- Records for the exercise
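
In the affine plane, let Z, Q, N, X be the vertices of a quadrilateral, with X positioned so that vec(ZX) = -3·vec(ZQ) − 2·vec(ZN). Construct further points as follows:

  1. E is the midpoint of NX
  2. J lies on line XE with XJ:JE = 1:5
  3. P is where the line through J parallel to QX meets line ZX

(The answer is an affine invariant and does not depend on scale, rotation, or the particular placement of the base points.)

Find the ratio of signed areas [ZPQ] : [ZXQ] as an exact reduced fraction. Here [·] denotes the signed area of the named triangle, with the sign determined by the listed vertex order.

Choose coordinates Z = (0, 0), Q = (1, 0), N = (0, 1), X = (-3, -2).
1. E is the midpoint of NX ⇒ E = (-3/2, -1/2)
2. J lies on line XE with XJ:JE = 1:5 ⇒ J = (-11/4, -7/4)
3. P is where the line through J parallel to QX meets line ZX ⇒ P = (-9/4, -3/2)
2·[ZPQ] = 3/2, 2·[ZXQ] = 2
[ZPQ]:[ZXQ] = 3/2:2 = 3/4

[ZPQ]:[ZXQ] = 3/4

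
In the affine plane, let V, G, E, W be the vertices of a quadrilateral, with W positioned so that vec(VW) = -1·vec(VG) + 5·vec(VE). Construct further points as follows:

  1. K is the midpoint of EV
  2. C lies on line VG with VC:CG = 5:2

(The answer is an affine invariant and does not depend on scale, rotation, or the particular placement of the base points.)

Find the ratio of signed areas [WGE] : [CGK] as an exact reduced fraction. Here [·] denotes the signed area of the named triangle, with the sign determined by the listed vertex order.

[WGE]:[CGK] = -21

Assign V = (0, 0), G = (1, 0), E = (0, 1), W = (-1, 5) — the answer is frame-independent, so this choice is without loss of generality.
1. K is the midpoint of EV ⇒ K = (0, 1/2)
2. C lies on line VG with VC:CG = 5:2 ⇒ C = (5/7, 0)
2·[WGE] = -3, 2·[CGK] = 1/7
[WGE]:[CGK] = -3:1/7 = -21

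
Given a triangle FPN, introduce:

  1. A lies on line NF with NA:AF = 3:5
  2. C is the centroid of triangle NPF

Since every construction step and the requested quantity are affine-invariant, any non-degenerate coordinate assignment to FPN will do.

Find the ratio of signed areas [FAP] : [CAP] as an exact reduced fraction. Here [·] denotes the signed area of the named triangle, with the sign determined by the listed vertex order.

Work in coordinates with F = (0, 0), P = (1, 0), N = (0, 1).
1. A lies on line NF with NA:AF = 3:5 ⇒ A = (0, 5/8)
2. C is the centroid of triangle NPF ⇒ C = (1/3, 1/3)
2·[FAP] = -5/8, 2·[CAP] = -1/12
[FAP]:[CAP] = -5/8:-1/12 = 15/2

[FAP]:[CAP] = 15/2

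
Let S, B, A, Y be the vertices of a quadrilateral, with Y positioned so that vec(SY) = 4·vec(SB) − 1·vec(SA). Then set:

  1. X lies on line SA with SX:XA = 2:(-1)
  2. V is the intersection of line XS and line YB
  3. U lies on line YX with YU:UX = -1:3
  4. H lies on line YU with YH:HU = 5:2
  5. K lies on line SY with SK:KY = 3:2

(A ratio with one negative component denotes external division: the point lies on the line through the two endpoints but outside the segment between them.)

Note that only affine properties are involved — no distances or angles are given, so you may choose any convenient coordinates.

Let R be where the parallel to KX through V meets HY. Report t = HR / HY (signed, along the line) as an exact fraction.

t = 73/10

Work in coordinates with S = (0, 0), B = (1, 0), A = (0, 1), Y = (4, -1).
1. X lies on line SA with SX:XA = 2:(-1) ⇒ X = (0, 2)
2. V is the intersection of line XS and line YB ⇒ V = (0, 1/3)
3. U lies on line YX with YU:UX = -1:3 ⇒ U = (6, -5/2)
4. H lies on line YU with YH:HU = 5:2 ⇒ H = (38/7, -29/14)
5. K lies on line SY with SK:KY = 3:2 ⇒ K = (12/5, -3/5)
through V parallel to KX: direction (-12/5, 13/5); meets HY at R = (-5, 23/4)
R = H + t·(Y−H) with t = 73/10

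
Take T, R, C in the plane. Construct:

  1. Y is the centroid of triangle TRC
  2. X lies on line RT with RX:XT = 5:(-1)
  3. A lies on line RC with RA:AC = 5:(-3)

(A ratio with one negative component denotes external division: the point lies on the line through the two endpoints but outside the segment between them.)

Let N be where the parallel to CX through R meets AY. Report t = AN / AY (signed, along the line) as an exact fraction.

Work in coordinates with T = (0, 0), R = (1, 0), C = (0, 1).
1. Y is the centroid of triangle TRC ⇒ Y = (1/3, 1/3)
2. X lies on line RT with RX:XT = 5:(-1) ⇒ X = (-1/4, 0)
3. A lies on line RC with RA:AC = 5:(-3) ⇒ A = (-3/2, 5/2)
through R parallel to CX: direction (-1/4, -1); meets AY at N = (52/57, -20/57)
N = A + t·(Y−A) with t = 25/19

t = 25/19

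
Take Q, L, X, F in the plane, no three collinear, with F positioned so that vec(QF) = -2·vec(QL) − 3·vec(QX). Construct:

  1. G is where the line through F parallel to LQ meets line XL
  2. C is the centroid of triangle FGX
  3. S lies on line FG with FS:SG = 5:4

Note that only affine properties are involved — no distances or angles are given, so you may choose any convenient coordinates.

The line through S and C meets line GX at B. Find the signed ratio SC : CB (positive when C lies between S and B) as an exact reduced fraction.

Work in coordinates with Q = (0, 0), L = (1, 0), X = (0, 1), F = (-2, -3).
1. G is where the line through F parallel to LQ meets line XL ⇒ G = (4, -3)
2. C is the centroid of triangle FGX ⇒ C = (2/3, -5/3)
3. S lies on line FG with FS:SG = 5:4 ⇒ S = (4/3, -3)
line SC meets GX at B = (-4/3, 7/3)
C = S + t·(B−S) with t = 1/4, so SC:CB = 1/4:3/4

SC:CB = 1/3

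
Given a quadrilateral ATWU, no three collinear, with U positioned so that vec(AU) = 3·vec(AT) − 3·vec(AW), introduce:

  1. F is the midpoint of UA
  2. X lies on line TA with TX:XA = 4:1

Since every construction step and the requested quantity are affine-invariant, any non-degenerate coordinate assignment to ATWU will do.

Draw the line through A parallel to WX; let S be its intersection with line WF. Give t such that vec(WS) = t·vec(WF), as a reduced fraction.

t = -1/5

Choose coordinates A = (0, 0), T = (1, 0), W = (0, 1), U = (3, -3).
1. F is the midpoint of UA ⇒ F = (3/2, -3/2)
2. X lies on line TA with TX:XA = 4:1 ⇒ X = (1/5, 0)
through A parallel to WX: direction (1/5, -1); meets WF at S = (-3/10, 3/2)
S = W + t·(F−W) with t = -1/5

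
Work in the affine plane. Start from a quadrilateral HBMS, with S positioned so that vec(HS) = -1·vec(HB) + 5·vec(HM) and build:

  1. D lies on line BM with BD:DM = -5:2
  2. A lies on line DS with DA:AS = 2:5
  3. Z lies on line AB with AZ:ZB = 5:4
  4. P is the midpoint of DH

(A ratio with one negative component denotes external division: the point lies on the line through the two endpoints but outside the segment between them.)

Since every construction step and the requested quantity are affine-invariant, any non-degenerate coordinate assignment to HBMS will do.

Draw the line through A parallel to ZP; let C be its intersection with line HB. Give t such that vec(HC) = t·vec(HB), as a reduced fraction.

Assign H = (0, 0), B = (1, 0), M = (0, 1), S = (-1, 5) — the answer is frame-independent, so this choice is without loss of generality.
1. D lies on line BM with BD:DM = -5:2 ⇒ D = (-2/3, 5/3)
2. A lies on line DS with DA:AS = 2:5 ⇒ A = (-16/21, 55/21)
3. Z lies on line AB with AZ:ZB = 5:4 ⇒ Z = (41/189, 220/189)
4. P is the midpoint of DH ⇒ P = (-1/3, 5/6)
through A parallel to ZP: direction (-104/189, -125/378); meets HB at C = (-128/25, 0)
C = H + t·(B−H) with t = -128/25

t = -128/25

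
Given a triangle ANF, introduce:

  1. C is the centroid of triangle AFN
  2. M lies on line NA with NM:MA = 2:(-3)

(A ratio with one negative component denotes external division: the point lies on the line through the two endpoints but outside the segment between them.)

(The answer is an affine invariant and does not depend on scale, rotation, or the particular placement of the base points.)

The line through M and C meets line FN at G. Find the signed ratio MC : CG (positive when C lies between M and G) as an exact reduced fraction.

MC:CG = -7

Choose coordinates A = (0, 0), N = (1, 0), F = (0, 1).
1. C is the centroid of triangle AFN ⇒ C = (1/3, 1/3)
2. M lies on line NA with NM:MA = 2:(-3) ⇒ M = (3, 0)
line MC meets FN at G = (5/7, 2/7)
C = M + t·(G−M) with t = 7/6, so MC:CG = 7/6:-1/6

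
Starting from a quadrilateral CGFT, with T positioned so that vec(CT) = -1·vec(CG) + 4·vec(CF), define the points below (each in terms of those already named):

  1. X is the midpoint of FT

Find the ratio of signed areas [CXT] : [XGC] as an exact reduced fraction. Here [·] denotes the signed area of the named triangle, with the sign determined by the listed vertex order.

[CXT]:[XGC] = -1/5

Work in coordinates with C = (0, 0), G = (1, 0), F = (0, 1), T = (-1, 4).
1. X is the midpoint of FT ⇒ X = (-1/2, 5/2)
2·[CXT] = 1/2, 2·[XGC] = -5/2
[CXT]:[XGC] = 1/2:-5/2 = -1/5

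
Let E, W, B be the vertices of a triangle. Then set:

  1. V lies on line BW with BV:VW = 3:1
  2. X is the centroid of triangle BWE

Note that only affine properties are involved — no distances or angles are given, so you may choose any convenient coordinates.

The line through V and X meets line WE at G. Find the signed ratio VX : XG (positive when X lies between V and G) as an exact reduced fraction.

Work in coordinates with E = (0, 0), W = (1, 0), B = (0, 1).
1. V lies on line BW with BV:VW = 3:1 ⇒ V = (3/4, 1/4)
2. X is the centroid of triangle BWE ⇒ X = (1/3, 1/3)
line VX meets WE at G = (2, 0)
X = V + t·(G−V) with t = -1/3, so VX:XG = -1/3:4/3

VX:XG = -1/4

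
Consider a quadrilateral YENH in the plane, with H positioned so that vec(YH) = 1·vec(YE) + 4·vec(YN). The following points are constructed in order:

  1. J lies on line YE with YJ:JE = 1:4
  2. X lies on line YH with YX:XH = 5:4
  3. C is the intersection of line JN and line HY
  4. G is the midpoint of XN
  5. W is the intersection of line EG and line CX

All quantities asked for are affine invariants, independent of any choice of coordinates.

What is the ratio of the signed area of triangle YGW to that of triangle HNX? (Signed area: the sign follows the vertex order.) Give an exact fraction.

[YGW]:[HNX] = -29/72

Assign Y = (0, 0), E = (1, 0), N = (0, 1), H = (1, 4) — the answer is frame-independent, so this choice is without loss of generality.
1. J lies on line YE with YJ:JE = 1:4 ⇒ J = (1/5, 0)
2. X lies on line YH with YX:XH = 5:4 ⇒ X = (5/9, 20/9)
3. C is the intersection of line JN and line HY ⇒ C = (1/9, 4/9)
4. G is the midpoint of XN ⇒ G = (5/18, 29/18)
5. W is the intersection of line EG and line CX ⇒ W = (29/81, 116/81)
2·[YGW] = -29/162, 2·[HNX] = 4/9
[YGW]:[HNX] = -29/162:4/9 = -29/72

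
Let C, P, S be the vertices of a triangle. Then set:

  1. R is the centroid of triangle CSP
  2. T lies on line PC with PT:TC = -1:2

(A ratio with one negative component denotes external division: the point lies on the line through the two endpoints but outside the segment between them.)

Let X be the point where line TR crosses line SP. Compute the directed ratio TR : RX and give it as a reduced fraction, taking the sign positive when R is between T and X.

Choose coordinates C = (0, 0), P = (1, 0), S = (0, 1).
1. R is the centroid of triangle CSP ⇒ R = (1/3, 1/3)
2. T lies on line PC with PT:TC = -1:2 ⇒ T = (2, 0)
line TR meets SP at X = (3/4, 1/4)
R = T + t·(X−T) with t = 4/3, so TR:RX = 4/3:-1/3

TR:RX = -4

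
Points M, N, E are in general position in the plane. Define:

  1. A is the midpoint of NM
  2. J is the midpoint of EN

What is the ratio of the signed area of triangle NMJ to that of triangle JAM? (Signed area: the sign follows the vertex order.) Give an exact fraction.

Set M = (0, 0), N = (1, 0), E = (0, 1); any affine frame gives the same invariant.
1. A is the midpoint of NM ⇒ A = (1/2, 0)
2. J is the midpoint of EN ⇒ J = (1/2, 1/2)
2·[NMJ] = -1/2, 2·[JAM] = -1/4
[NMJ]:[JAM] = -1/2:-1/4 = 2

[NMJ]:[JAM] = 2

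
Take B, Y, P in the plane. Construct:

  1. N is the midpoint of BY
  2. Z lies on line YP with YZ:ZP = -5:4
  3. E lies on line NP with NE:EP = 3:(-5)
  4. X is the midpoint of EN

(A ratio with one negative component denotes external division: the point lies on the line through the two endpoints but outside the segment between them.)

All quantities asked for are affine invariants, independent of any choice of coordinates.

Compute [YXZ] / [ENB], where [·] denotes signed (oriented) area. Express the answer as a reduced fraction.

[YXZ]:[ENB] = -35/6

Work in coordinates with B = (0, 0), Y = (1, 0), P = (0, 1).
1. N is the midpoint of BY ⇒ N = (1/2, 0)
2. Z lies on line YP with YZ:ZP = -5:4 ⇒ Z = (-4, 5)
3. E lies on line NP with NE:EP = 3:(-5) ⇒ E = (5/4, -3/2)
4. X is the midpoint of EN ⇒ X = (7/8, -3/4)
2·[YXZ] = -35/8, 2·[ENB] = 3/4
[YXZ]:[ENB] = -35/8:3/4 = -35/6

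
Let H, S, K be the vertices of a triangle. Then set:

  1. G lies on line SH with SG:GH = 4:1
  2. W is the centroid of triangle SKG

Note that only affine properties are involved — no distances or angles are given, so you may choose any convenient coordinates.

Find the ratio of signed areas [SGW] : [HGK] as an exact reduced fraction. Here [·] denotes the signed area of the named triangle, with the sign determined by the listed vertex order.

[SGW]:[HGK] = -4/3

Set H = (0, 0), S = (1, 0), K = (0, 1); any affine frame gives the same invariant.
1. G lies on line SH with SG:GH = 4:1 ⇒ G = (1/5, 0)
2. W is the centroid of triangle SKG ⇒ W = (2/5, 1/3)
2·[SGW] = -4/15, 2·[HGK] = 1/5
[SGW]:[HGK] = -4/15:1/5 = -4/3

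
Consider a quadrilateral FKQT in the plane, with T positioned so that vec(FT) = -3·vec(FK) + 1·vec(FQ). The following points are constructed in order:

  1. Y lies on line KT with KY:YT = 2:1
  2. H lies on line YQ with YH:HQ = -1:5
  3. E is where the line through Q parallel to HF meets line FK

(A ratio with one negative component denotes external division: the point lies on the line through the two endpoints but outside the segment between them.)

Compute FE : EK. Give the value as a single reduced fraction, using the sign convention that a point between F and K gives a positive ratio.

FE:EK = -25/18

Assign F = (0, 0), K = (1, 0), Q = (0, 1), T = (-3, 1) — the answer is frame-independent, so this choice is without loss of generality.
1. Y lies on line KT with KY:YT = 2:1 ⇒ Y = (-5/3, 2/3)
2. H lies on line YQ with YH:HQ = -1:5 ⇒ H = (-25/12, 7/12)
3. E is where the line through Q parallel to HF meets line FK ⇒ E = (25/7, 0)
E = F + t·(K−F) with t = 25/7, so FE:EK = t:(1−t) = 25/7:-18/7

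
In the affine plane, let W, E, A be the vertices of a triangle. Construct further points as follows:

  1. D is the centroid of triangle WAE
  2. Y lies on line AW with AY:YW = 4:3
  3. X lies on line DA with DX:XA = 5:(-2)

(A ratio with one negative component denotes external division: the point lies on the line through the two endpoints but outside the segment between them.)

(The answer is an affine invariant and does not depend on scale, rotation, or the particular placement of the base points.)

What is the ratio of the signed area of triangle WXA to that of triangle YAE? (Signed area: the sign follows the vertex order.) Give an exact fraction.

Set W = (0, 0), E = (1, 0), A = (0, 1); any affine frame gives the same invariant.
1. D is the centroid of triangle WAE ⇒ D = (1/3, 1/3)
2. Y lies on line AW with AY:YW = 4:3 ⇒ Y = (0, 3/7)
3. X lies on line DA with DX:XA = 5:(-2) ⇒ X = (-2/9, 13/9)
2·[WXA] = -2/9, 2·[YAE] = -4/7
[WXA]:[YAE] = -2/9:-4/7 = 7/18

[WXA]:[YAE] = 7/18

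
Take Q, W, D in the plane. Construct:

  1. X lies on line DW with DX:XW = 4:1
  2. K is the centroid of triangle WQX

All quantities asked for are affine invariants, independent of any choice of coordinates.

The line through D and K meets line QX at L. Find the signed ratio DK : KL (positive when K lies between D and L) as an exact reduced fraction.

Assign Q = (0, 0), W = (1, 0), D = (0, 1) — the answer is frame-independent, so this choice is without loss of generality.
1. X lies on line DW with DX:XW = 4:1 ⇒ X = (4/5, 1/5)
2. K is the centroid of triangle WQX ⇒ K = (3/5, 1/15)
line DK meets QX at L = (36/65, 9/65)
K = D + t·(L−D) with t = 13/12, so DK:KL = 13/12:-1/12

DK:KL = -13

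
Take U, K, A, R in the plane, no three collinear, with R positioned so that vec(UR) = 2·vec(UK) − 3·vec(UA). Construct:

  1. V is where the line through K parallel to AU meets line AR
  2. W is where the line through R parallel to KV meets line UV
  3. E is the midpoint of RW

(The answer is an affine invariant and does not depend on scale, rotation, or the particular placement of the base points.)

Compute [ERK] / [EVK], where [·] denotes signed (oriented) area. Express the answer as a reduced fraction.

[ERK]:[EVK] = 1/2

Choose coordinates U = (0, 0), K = (1, 0), A = (0, 1), R = (2, -3).
1. V is where the line through K parallel to AU meets line AR ⇒ V = (1, -1)
2. W is where the line through R parallel to KV meets line UV ⇒ W = (2, -2)
3. E is the midpoint of RW ⇒ E = (2, -5/2)
2·[ERK] = -1/2, 2·[EVK] = -1
[ERK]:[EVK] = -1/2:-1 = 1/2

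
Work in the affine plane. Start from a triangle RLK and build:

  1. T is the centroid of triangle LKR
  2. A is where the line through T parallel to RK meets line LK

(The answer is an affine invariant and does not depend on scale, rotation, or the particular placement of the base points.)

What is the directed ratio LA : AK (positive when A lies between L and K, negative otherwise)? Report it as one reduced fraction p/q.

LA:AK = 2

Set R = (0, 0), L = (1, 0), K = (0, 1); any affine frame gives the same invariant.
1. T is the centroid of triangle LKR ⇒ T = (1/3, 1/3)
2. A is where the line through T parallel to RK meets line LK ⇒ A = (1/3, 2/3)
A = L + t·(K−L) with t = 2/3, so LA:AK = t:(1−t) = 2/3:1/3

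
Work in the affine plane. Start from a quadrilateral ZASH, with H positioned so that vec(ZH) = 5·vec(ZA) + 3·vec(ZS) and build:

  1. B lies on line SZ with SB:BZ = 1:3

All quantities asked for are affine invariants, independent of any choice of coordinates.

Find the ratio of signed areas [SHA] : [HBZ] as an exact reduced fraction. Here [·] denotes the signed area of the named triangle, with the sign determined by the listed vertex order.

Set Z = (0, 0), A = (1, 0), S = (0, 1), H = (5, 3); any affine frame gives the same invariant.
1. B lies on line SZ with SB:BZ = 1:3 ⇒ B = (0, 3/4)
2·[SHA] = -7, 2·[HBZ] = 15/4
[SHA]:[HBZ] = -7:15/4 = -28/15

[SHA]:[HBZ] = -28/15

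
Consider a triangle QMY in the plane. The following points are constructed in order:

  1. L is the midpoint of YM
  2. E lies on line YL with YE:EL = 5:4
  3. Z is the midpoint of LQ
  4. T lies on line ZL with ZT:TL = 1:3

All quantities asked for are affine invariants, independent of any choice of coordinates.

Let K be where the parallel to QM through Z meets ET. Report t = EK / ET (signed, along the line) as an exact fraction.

t = 68/59

Set Q = (0, 0), M = (1, 0), Y = (0, 1); any affine frame gives the same invariant.
1. L is the midpoint of YM ⇒ L = (1/2, 1/2)
2. E lies on line YL with YE:EL = 5:4 ⇒ E = (5/18, 13/18)
3. Z is the midpoint of LQ ⇒ Z = (1/4, 1/4)
4. T lies on line ZL with ZT:TL = 1:3 ⇒ T = (5/16, 5/16)
through Z parallel to QM: direction (1, 0); meets ET at K = (75/236, 1/4)
K = E + t·(T−E) with t = 68/59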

- Problem to solve
Report, for the data above, every line in which the string "will" appears.

- Answer
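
Since every construction step and the requested quantity are affine-invariant, any non-degenerate coordinate assignment to FPN will do.
Since every construction step and the requested quantity are affine-invariant, any non-degenerate coordinate assignment to ATWU will do.
Since every construction step and the requested quantity are affine-invariant, any non-degenerate coordinate assignment to HBMS will do.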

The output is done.